→ **Problem to work on**
Take the line containing "(A) process P2" and every line after it to the end of the data, and write them out exactly as they appear.
*** Opening of Information given ***
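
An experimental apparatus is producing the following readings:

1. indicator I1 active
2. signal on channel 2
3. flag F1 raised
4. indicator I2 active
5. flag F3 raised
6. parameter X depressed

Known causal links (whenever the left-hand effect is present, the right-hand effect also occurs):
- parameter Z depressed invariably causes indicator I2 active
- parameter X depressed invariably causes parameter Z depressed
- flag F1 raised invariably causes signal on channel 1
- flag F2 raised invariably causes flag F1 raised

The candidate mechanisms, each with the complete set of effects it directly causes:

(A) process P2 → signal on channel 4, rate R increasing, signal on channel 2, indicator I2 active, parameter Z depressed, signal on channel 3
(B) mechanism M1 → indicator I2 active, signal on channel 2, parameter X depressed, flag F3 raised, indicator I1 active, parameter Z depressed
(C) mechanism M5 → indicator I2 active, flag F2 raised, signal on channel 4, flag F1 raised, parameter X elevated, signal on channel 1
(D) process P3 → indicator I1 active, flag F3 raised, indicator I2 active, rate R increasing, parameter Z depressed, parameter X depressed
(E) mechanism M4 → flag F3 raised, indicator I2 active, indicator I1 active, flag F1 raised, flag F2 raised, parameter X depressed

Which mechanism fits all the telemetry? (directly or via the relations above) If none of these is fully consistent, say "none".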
*** Close of Information given ***
→ **Answer to this task**
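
(A) process P2 → signal on channel 4, rate R increasing, signal on channel 2, indicator I2 active, parameter Z depressed, signal on channel 3
(B) mechanism M1 → indicator I2 active, signal on channel 2, parameter X depressed, flag F3 raised, indicator I1 active, parameter Z depressed
(C) mechanism M5 → indicator I2 active, flag F2 raised, signal on channel 4, flag F1 raised, parameter X elevated, signal on channel 1
(D) process P3 → indicator I1 active, flag F3 raised, indicator I2 active, rate R increasing, parameter Z depressed, parameter X depressed
(E) mechanism M4 → flag F3 raised, indicator I2 active, indicator I1 active, flag F1 raised, flag F2 raised, parameter X depressed

Which mechanism fits all the telemetry? (directly or via the relations above) If none of these is fully consistent, say "none".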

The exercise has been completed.